• _Task directions_
Copy every entry below, exactly and in full.
☆ ☆ ☆ ☆ ☆
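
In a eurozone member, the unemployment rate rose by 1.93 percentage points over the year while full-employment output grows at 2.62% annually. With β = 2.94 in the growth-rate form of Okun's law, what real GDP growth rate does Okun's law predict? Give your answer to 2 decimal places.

Growth-rate Okun's law: g_Y = g_Y* - β × Δu.
g_Y = 2.62 - 2.94 × (1.93) = 2.62 - 5.6742 = -3.0542%, i.e. -3.05% to 2 d.p.

-3.05%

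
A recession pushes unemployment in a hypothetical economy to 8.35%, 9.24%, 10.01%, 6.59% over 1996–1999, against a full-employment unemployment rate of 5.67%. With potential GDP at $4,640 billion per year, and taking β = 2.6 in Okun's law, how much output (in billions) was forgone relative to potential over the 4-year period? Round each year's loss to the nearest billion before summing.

Year 1996: gap = -2.6 × (8.35 - 5.67) = -6.968%, loss ≈ 4640 × 6.968/100 ≈ 323.
Year 1997: gap = -2.6 × (9.24 - 5.67) = -9.282%, loss ≈ 4640 × 9.282/100 ≈ 431.
Year 1998: gap = -2.6 × (10.01 - 5.67) = -11.284%, loss ≈ 4640 × 11.284/100 ≈ 524.
Year 1999: gap = -2.6 × (6.59 - 5.67) = -2.392%, loss ≈ 4640 × 2.392/100 ≈ 111.
Total lost output = 323 + 431 + 524 + 111 = 1389 billion.

$1,389 billion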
☆ ☆ ☆ ☆ ☆
• _Solution to the exercise_
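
In a eurozone member, the unemployment rate rose by 1.93 percentage points over the year while full-employment output grows at 2.62% annually. With β = 2.94 in the growth-rate form of Okun's law, what real GDP growth rate does Okun's law predict? Give your answer to 2 decimal places.

Growth-rate Okun's law: g_Y = g_Y* - β × Δu.
g_Y = 2.62 - 2.94 × (1.93) = 2.62 - 5.6742 = -3.0542%, i.e. -3.05% to 2 d.p.

-3.05%

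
A recession pushes unemployment in a hypothetical economy to 8.35%, 9.24%, 10.01%, 6.59% over 1996–1999, against a full-employment unemployment rate of 5.67%. With potential GDP at $4,640 billion per year, and taking β = 2.6 in Okun's law, how much output (in billions) was forgone relative to potential over the 4-year period? Round each year's loss to the nearest billion before summing.

Year 1996: gap = -2.6 × (8.35 - 5.67) = -6.968%, loss ≈ 4640 × 6.968/100 ≈ 323.
Year 1997: gap = -2.6 × (9.24 - 5.67) = -9.282%, loss ≈ 4640 × 9.282/100 ≈ 431.
Year 1998: gap = -2.6 × (10.01 - 5.67) = -11.284%, loss ≈ 4640 × 11.284/100 ≈ 524.
Year 1999: gap = -2.6 × (6.59 - 5.67) = -2.392%, loss ≈ 4640 × 2.392/100 ≈ 111.
Total lost output = 323 + 431 + 524 + 111 = 1389 billion.

$1,389 billion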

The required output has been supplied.